**What is expected:** Please print every record below exactly as it reads.

[Dataset entries]
_____

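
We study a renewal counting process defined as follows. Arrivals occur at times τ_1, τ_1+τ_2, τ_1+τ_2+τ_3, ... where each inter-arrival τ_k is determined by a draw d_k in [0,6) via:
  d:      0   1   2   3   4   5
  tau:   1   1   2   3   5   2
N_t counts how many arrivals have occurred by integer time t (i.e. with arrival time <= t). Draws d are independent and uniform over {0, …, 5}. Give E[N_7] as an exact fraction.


Inter-arrival values over d=0..5: [1, 1, 2, 3, 5, 2]
Each d has probability 1/6, so the pmf of τ is: f(1) = 1/3, f(2) = 1/3, f(3) = 1/6, f(5) = 1/6
Renewal equation for m(n) = E[N_n]: condition on τ_1 = k (if k <= n, one arrival plus a fresh copy on the remaining n−k steps): m(n) = F(n) + Σ_{k<=n} f(k)·m(n−k), where F(n) = P(τ <= n) and m(0) = 0
m(1) = F(1) = 1/3
m(2) = F(2) + f(1)·m(1) = 2/3 + 1/3·1/3 = 7/9
m(3) = F(3) + f(1)·m(2) + f(2)·m(1) = 5/6 + 1/3·7/9 + 1/3·1/3 = 65/54
m(4) = F(4) + f(1)·m(3) + f(2)·m(2) + f(3)·m(1) = 5/6 + 1/3·65/54 + 1/3·7/9 + 1/6·1/3 = 251/162
m(5) = F(5) + f(1)·m(4) + f(2)·m(3) + f(3)·m(2) = 1 + 1/3·251/162 + 1/3·65/54 + 1/6·7/9 = 995/486
m(6) = F(6) + f(1)·m(5) + f(2)·m(4) + f(3)·m(3) + f(5)·m(1) = 1 + 1/3·995/486 + 1/3·251/162 + 1/6·65/54 + 1/6·1/3 = 7159/2916
m(7) = F(7) + f(1)·m(6) + f(2)·m(5) + f(3)·m(4) + f(5)·m(2) = 1 + 1/3·7159/2916 + 1/3·995/486 + 1/6·251/162 + 1/6·7/9 = 12635/4374
E[N_7] = m(7) = 12635/4374

12635/4374


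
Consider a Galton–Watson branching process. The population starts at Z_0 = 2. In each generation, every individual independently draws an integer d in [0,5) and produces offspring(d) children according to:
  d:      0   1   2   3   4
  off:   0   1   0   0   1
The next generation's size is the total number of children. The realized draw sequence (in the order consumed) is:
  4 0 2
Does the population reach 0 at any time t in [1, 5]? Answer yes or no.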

_____

**Worked solution:**
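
We study a renewal counting process defined as follows. Arrivals occur at times τ_1, τ_1+τ_2, τ_1+τ_2+τ_3, ... where each inter-arrival τ_k is determined by a draw d_k in [0,6) via:
  d:      0   1   2   3   4   5
  tau:   1   1   2   3   5   2
N_t counts how many arrivals have occurred by integer time t (i.e. with arrival time <= t). Draws d are independent and uniform over {0, …, 5}. Give E[N_7] as an exact fraction.


Inter-arrival values over d=0..5: [1, 1, 2, 3, 5, 2]
Each d has probability 1/6, so the pmf of τ is: f(1) = 1/3, f(2) = 1/3, f(3) = 1/6, f(5) = 1/6
Renewal equation for m(n) = E[N_n]: condition on τ_1 = k (if k <= n, one arrival plus a fresh copy on the remaining n−k steps): m(n) = F(n) + Σ_{k<=n} f(k)·m(n−k), where F(n) = P(τ <= n) and m(0) = 0
m(1) = F(1) = 1/3
m(2) = F(2) + f(1)·m(1) = 2/3 + 1/3·1/3 = 7/9
m(3) = F(3) + f(1)·m(2) + f(2)·m(1) = 5/6 + 1/3·7/9 + 1/3·1/3 = 65/54
m(4) = F(4) + f(1)·m(3) + f(2)·m(2) + f(3)·m(1) = 5/6 + 1/3·65/54 + 1/3·7/9 + 1/6·1/3 = 251/162
m(5) = F(5) + f(1)·m(4) + f(2)·m(3) + f(3)·m(2) = 1 + 1/3·251/162 + 1/3·65/54 + 1/6·7/9 = 995/486
m(6) = F(6) + f(1)·m(5) + f(2)·m(4) + f(3)·m(3) + f(5)·m(1) = 1 + 1/3·995/486 + 1/3·251/162 + 1/6·65/54 + 1/6·1/3 = 7159/2916
m(7) = F(7) + f(1)·m(6) + f(2)·m(5) + f(3)·m(4) + f(5)·m(2) = 1 + 1/3·7159/2916 + 1/3·995/486 + 1/6·251/162 + 1/6·7/9 = 12635/4374
E[N_7] = m(7) = 12635/4374

12635/4374


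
Consider a Galton–Watson branching process. The population starts at Z_0 = 2. In each generation, every individual independently draws an integer d in [0,5) and produces offspring(d) children according to:
  d:      0   1   2   3   4
  off:   0   1   0   0   1
The next generation's size is the total number of children. The realized draw sequence (in the order consumed) is:
  4 0 2
Does the population reach 0 at any time t in [1, 5]? Answer yes or no.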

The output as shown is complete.